• [WORK REQUEST] Find the line holding "Answer: 6851913/2155964 ≈ 3.1781" in the entries below. Give it again exactly, along with every line after it up to and including the line holding "Answer: $192721$".

[Stored data entries]
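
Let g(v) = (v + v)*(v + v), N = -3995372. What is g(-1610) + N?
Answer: 6373028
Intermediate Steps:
g(v) = 4*v² (g(v) = (2*v)*(2*v) = 4*v²)
g(-1610) + N = 4*(-1610)² - 3995372 = 4*2592100 - 3995372 = 10368400 - 3995372 = 6373028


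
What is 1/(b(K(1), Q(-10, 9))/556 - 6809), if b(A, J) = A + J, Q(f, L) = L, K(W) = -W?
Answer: -139/946449 ≈ -0.00014686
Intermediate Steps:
1/(b(K(1), Q(-10, 9))/556 - 6809) = 1/((-1*1 + 9)/556 - 6809) = 1/((-1 + 9)*(1/556) - 6809) = 1/(8*(1/556) - 6809) = 1/(2/139 - 6809) = 1/(-946449/139) = -139/946449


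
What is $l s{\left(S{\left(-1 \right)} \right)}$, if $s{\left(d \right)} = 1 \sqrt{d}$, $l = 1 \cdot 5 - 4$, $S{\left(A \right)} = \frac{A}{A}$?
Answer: $1$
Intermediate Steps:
$S{\left(A \right)} = 1$
$l = 1$ ($l = 5 - 4 = 1$)
$s{\left(d \right)} = \sqrt{d}$
$l s{\left(S{\left(-1 \right)} \right)} = 1 \sqrt{1} = 1 \cdot 1 = 1$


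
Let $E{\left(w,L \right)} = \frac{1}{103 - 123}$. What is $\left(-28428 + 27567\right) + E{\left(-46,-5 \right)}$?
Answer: $- \frac{17221}{20} \approx -861.05$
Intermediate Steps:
$E{\left(w,L \right)} = - \frac{1}{20}$ ($E{\left(w,L \right)} = \frac{1}{-20} = - \frac{1}{20}$)
$\left(-28428 + 27567\right) + E{\left(-46,-5 \right)} = \left(-28428 + 27567\right) - \frac{1}{20} = -861 - \frac{1}{20} = - \frac{17221}{20}$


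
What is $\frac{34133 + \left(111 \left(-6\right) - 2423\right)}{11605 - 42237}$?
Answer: $- \frac{7761}{7658} \approx -1.0135$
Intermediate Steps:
$\frac{34133 + \left(111 \left(-6\right) - 2423\right)}{11605 - 42237} = \frac{34133 - 3089}{-30632} = \left(34133 - 3089\right) \left(- \frac{1}{30632}\right) = 31044 \left(- \frac{1}{30632}\right) = - \frac{7761}{7658}$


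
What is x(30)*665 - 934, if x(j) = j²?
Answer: 597566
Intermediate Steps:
x(30)*665 - 934 = 30²*665 - 934 = 900*665 - 934 = 598500 - 934 = 597566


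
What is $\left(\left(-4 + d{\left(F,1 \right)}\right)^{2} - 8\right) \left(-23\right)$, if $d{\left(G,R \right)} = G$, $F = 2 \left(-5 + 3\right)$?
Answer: $-1288$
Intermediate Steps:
$F = -4$ ($F = 2 \left(-2\right) = -4$)
$\left(\left(-4 + d{\left(F,1 \right)}\right)^{2} - 8\right) \left(-23\right) = \left(\left(-4 - 4\right)^{2} - 8\right) \left(-23\right) = \left(\left(-8\right)^{2} - 8\right) \left(-23\right) = \left(64 - 8\right) \left(-23\right) = 56 \left(-23\right) = -1288$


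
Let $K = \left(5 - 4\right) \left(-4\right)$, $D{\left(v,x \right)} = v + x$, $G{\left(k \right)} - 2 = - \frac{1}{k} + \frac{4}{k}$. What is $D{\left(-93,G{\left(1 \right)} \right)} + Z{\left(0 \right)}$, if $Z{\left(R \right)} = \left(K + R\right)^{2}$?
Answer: $-72$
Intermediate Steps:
$G{\left(k \right)} = 2 + \frac{3}{k}$ ($G{\left(k \right)} = 2 + \left(- \frac{1}{k} + \frac{4}{k}\right) = 2 + \frac{3}{k}$)
$K = -4$ ($K = 1 \left(-4\right) = -4$)
$Z{\left(R \right)} = \left(-4 + R\right)^{2}$
$D{\left(-93,G{\left(1 \right)} \right)} + Z{\left(0 \right)} = \left(-93 + \left(2 + \frac{3}{1}\right)\right) + \left(-4 + 0\right)^{2} = \left(-93 + \left(2 + 3 \cdot 1\right)\right) + \left(-4\right)^{2} = \left(-93 + \left(2 + 3\right)\right) + 16 = \left(-93 + 5\right) + 16 = -88 + 16 = -72$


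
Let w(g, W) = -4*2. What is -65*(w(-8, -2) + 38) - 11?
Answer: -1961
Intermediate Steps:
w(g, W) = -8
-65*(w(-8, -2) + 38) - 11 = -65*(-8 + 38) - 11 = -65*30 - 11 = -1950 - 11 = -1961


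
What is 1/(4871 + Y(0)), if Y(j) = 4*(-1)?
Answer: 1/4867 ≈ 0.00020547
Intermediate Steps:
Y(j) = -4
1/(4871 + Y(0)) = 1/(4871 - 4) = 1/4867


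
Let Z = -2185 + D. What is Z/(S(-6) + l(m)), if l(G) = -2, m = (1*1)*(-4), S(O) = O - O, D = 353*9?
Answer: -496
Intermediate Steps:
D = 3177
S(O) = 0
m = -4 (m = 1*(-4) = -4)
Z = 992 (Z = -2185 + 3177 = 992)
Z/(S(-6) + l(m)) = 992/(0 - 2) = 992/(-2) = -1/2*992 = -496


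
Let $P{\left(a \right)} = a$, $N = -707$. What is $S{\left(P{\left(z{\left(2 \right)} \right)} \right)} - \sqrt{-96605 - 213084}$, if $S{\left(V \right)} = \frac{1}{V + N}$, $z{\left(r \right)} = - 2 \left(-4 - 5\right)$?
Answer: $- \frac{1}{689} - i \sqrt{309689} \approx -0.0014514 - 556.5 i$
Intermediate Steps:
$z{\left(r \right)} = 18$ ($z{\left(r \right)} = \left(-2\right) \left(-9\right) = 18$)
$S{\left(V \right)} = \frac{1}{-707 + V}$ ($S{\left(V \right)} = \frac{1}{V - 707} = \frac{1}{-707 + V}$)
$S{\left(P{\left(z{\left(2 \right)} \right)} \right)} - \sqrt{-96605 - 213084} = \frac{1}{-707 + 18} - \sqrt{-96605 - 213084} = \frac{1}{-689} - \sqrt{-309689} = - \frac{1}{689} - i \sqrt{309689}$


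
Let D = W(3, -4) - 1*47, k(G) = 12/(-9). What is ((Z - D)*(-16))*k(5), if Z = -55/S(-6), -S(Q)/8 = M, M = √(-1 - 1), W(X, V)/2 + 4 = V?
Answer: 1344 - 220*I*√2/3 ≈ 1344.0 - 103.71*I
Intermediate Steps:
k(G) = -4/3 (k(G) = 12*(-⅑) = -4/3)
W(X, V) = -8 + 2*V
M = I*√2 (M = √(-2) = I*√2 ≈ 1.4142*I)
S(Q) = -8*I*√2
Z = -55*I*√2/16 ≈ -4.8614*I
D = -63 (D = (-8 + 2*(-4)) - 1*47 = (-8 - 8) - 47 = -16 - 47 = -63)
((Z - D)*(-16))*k(5) = ((-55*I*√2/16 - 1*(-63))*(-16))*(-4/3) = ((-55*I*√2/16 + 63)*(-16))*(-4/3) = ((63 - 55*I*√2/16)*(-16))*(-4/3) = (-1008 + 55*I*√2)*(-4/3) = 1344 - 220*I*√2/3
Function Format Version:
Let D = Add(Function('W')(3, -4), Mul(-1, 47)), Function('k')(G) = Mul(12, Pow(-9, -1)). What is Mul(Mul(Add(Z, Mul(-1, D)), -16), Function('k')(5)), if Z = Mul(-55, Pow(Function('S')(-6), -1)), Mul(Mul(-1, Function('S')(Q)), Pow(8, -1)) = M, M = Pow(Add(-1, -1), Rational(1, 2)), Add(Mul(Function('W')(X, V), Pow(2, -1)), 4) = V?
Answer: Add(1344, Mul(Rational(-220, 3), I, Pow(2, Rational(1, 2)))) ≈ Add(1344.0, Mul(-103.71, I))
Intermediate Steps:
Function('k')(G) = Rational(-4, 3) (Function('k')(G) = Mul(12, Rational(-1, 9)) = Rational(-4, 3))
Function('W')(X, V) = Add(-8, Mul(2, V))
M = Mul(I, Pow(2, Rational(1, 2))) (M = Pow(-2, Rational(1, 2)) = Mul(I, Pow(2, Rational(1, 2))) ≈ Mul(1.4142, I))
Function('S')(Q) = Mul(-8, I, Pow(2, Rational(1, 2))) (Function('S')(Q) = Mul(-8, Mul(I, Pow(2, Rational(1, 2)))) = Mul(-8, I, Pow(2, Rational(1, 2))))
Z = Mul(Rational(-55, 16), I, Pow(2, Rational(1, 2))) (Z = Mul(-55, Pow(Mul(-8, I, Pow(2, Rational(1, 2))), -1)) = Mul(-55, Mul(Rational(1, 16), I, Pow(2, Rational(1, 2)))) = Mul(Rational(-55, 16), I, Pow(2, Rational(1, 2))) ≈ Mul(-4.8614, I))
D = -63 (D = Add(Add(-8, Mul(2, -4)), Mul(-1, 47)) = Add(Add(-8, -8), -47) = Add(-16, -47) = -63)
Mul(Mul(Add(Z, Mul(-1, D)), -16), Function('k')(5)) = Mul(Mul(Add(Mul(Rational(-55, 16), I, Pow(2, Rational(1, 2))), Mul(-1, -63)), -16), Rational(-4, 3)) = Mul(Mul(Add(Mul(Rational(-55, 16), I, Pow(2, Rational(1, 2))), 63), -16), Rational(-4, 3)) = Mul(Mul(Add(63, Mul(Rational(-55, 16), I, Pow(2, Rational(1, 2)))), -16), Rational(-4, 3)) = Mul(Add(-1008, Mul(55, I, Pow(2, Rational(1, 2)))), Rational(-4, 3)) = Add(1344, Mul(Rational(-220, 3), I, Pow(2, Rational(1, 2))))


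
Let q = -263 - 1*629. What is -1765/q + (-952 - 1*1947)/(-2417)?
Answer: 6851913/2155964 ≈ 3.1781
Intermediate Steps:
q = -892 (q = -263 - 629 = -892)
-1765/q + (-952 - 1*1947)/(-2417) = -1765/(-892) + (-952 - 1*1947)/(-2417) = -1765*(-1/892) + (-952 - 1947)*(-1/2417) = 1765/892 - 2899*(-1/2417) = 1765/892 + 2899/2417 = 6851913/2155964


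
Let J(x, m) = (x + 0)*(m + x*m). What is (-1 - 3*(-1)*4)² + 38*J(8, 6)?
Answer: 16537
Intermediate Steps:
J(x, m) = x*(m + m*x)
(-1 - 3*(-1)*4)² + 38*J(8, 6) = (-1 - 3*(-1)*4)² + 38*(6*8*(1 + 8)) = (-1 + 3*4)² + 38*(6*8*9) = (-1 + 12)² + 38*432 = 11² + 16416 = 121 + 16416 = 16537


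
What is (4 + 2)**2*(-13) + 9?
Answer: -459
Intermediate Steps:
(4 + 2)**2*(-13) + 9 = 6**2*(-13) + 9 = 36*(-13) + 9 = -468 + 9 = -459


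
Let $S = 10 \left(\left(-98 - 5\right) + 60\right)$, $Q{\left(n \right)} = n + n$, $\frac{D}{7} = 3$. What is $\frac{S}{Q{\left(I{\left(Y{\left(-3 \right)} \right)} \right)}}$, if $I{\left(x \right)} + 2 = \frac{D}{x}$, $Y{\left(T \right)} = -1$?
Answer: $\frac{215}{23} \approx 9.3478$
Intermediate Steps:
$D = 21$ ($D = 7 \cdot 3 = 21$)
$I{\left(x \right)} = -2 + \frac{21}{x}$
$Q{\left(n \right)} = 2 n$
$S = -430$ ($S = 10 \left(-103 + 60\right) = 10 \left(-43\right) = -430$)
$\frac{S}{Q{\left(I{\left(Y{\left(-3 \right)} \right)} \right)}} = - \frac{430}{2 \left(-2 + \frac{21}{-1}\right)} = - \frac{430}{2 \left(-2 + 21 \left(-1\right)\right)} = - \frac{430}{2 \left(-2 - 21\right)} = - \frac{430}{2 \left(-23\right)} = - \frac{430}{-46} = \left(-430\right) \left(- \frac{1}{46}\right) = \frac{215}{23}$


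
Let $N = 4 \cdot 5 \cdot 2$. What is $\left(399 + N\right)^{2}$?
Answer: $192721$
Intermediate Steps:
$N = 40$ ($N = 20 \cdot 2 = 40$)
$\left(399 + N\right)^{2} = \left(399 + 40\right)^{2} = 439^{2} = 192721$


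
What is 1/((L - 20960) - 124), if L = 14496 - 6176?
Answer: -1/12764 ≈ -7.8345e-5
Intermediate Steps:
L = 8320
1/((L - 20960) - 124) = 1/((8320 - 20960) - 124) = 1/(-12640 - 124) = 1/(-12764) = -1/12764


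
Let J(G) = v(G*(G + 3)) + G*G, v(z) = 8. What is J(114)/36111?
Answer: 13004/36111 ≈ 0.36011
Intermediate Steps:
J(G) = 8 + G² (J(G) = 8 + G*G = 8 + G²)
J(114)/36111 = (8 + 114²)/36111 = (8 + 12996)*(1/36111) = 13004*(1/36111) = 13004/36111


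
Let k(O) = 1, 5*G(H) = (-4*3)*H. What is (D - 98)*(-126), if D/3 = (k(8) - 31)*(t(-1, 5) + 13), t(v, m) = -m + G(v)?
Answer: 130284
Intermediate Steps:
G(H) = -12*H/5 (G(H) = ((-4*3)*H)/5 = (-12*H)/5 = -12*H/5)
t(v, m) = -m - 12*v/5
D = -936 (D = 3*((1 - 31)*((-1*5 - 12/5*(-1)) + 13)) = 3*(-30*((-5 + 12/5) + 13)) = 3*(-30*(-13/5 + 13)) = 3*(-30*52/5) = 3*(-312) = -936)
(D - 98)*(-126) = (-936 - 98)*(-126) = -1034*(-126) = 130284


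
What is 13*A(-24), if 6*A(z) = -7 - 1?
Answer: -52/3 ≈ -17.333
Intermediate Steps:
A(z) = -4/3 (A(z) = (-7 - 1)/6 = (⅙)*(-8) = -4/3)
13*A(-24) = 13*(-4/3) = -52/3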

• [OUTPUT FOR THIS TASK]
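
Answer: 6851913/2155964 ≈ 3.1781
Intermediate Steps:
q = -892 (q = -263 - 629 = -892)
-1765/q + (-952 - 1*1947)/(-2417) = -1765/(-892) + (-952 - 1*1947)/(-2417) = -1765*(-1/892) + (-952 - 1947)*(-1/2417) = 1765/892 - 2899*(-1/2417) = 1765/892 + 2899/2417 = 6851913/2155964


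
Let J(x, m) = (x + 0)*(m + x*m). What is (-1 - 3*(-1)*4)² + 38*J(8, 6)?
Answer: 16537
Intermediate Steps:
J(x, m) = x*(m + m*x)
(-1 - 3*(-1)*4)² + 38*J(8, 6) = (-1 - 3*(-1)*4)² + 38*(6*8*(1 + 8)) = (-1 + 3*4)² + 38*(6*8*9) = (-1 + 12)² + 38*432 = 11² + 16416 = 121 + 16416 = 16537


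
What is (4 + 2)**2*(-13) + 9?
Answer: -459
Intermediate Steps:
(4 + 2)**2*(-13) + 9 = 6**2*(-13) + 9 = 36*(-13) + 9 = -468 + 9 = -459


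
Let $S = 10 \left(\left(-98 - 5\right) + 60\right)$, $Q{\left(n \right)} = n + n$, $\frac{D}{7} = 3$. What is $\frac{S}{Q{\left(I{\left(Y{\left(-3 \right)} \right)} \right)}}$, if $I{\left(x \right)} + 2 = \frac{D}{x}$, $Y{\left(T \right)} = -1$?
Answer: $\frac{215}{23} \approx 9.3478$
Intermediate Steps:
$D = 21$ ($D = 7 \cdot 3 = 21$)
$I{\left(x \right)} = -2 + \frac{21}{x}$
$Q{\left(n \right)} = 2 n$
$S = -430$ ($S = 10 \left(-103 + 60\right) = 10 \left(-43\right) = -430$)
$\frac{S}{Q{\left(I{\left(Y{\left(-3 \right)} \right)} \right)}} = - \frac{430}{2 \left(-2 + \frac{21}{-1}\right)} = - \frac{430}{2 \left(-2 + 21 \left(-1\right)\right)} = - \frac{430}{2 \left(-2 - 21\right)} = - \frac{430}{2 \left(-23\right)} = - \frac{430}{-46} = \left(-430\right) \left(- \frac{1}{46}\right) = \frac{215}{23}$


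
Let $N = 4 \cdot 5 \cdot 2$. What is $\left(399 + N\right)^{2}$?
Answer: $192721$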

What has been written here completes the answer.